(Data records)
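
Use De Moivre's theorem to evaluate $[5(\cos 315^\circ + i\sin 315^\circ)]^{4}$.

By De Moivre: z^n = r^n(cos(nθ) + i sin(nθ))
= 5^4(cos(4*315°) + i sin(4*315°))
= 625(cos 180° + i sin 180°)
= -625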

(Goal of the exercise)
Make an exact copy of every line in the data.

(Completed exercise)
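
Use De Moivre's theorem to evaluate $[5(\cos 315^\circ + i\sin 315^\circ)]^{4}$.

By De Moivre: z^n = r^n(cos(nθ) + i sin(nθ))
= 5^4(cos(4*315°) + i sin(4*315°))
= 625(cos 180° + i sin 180°)
= -625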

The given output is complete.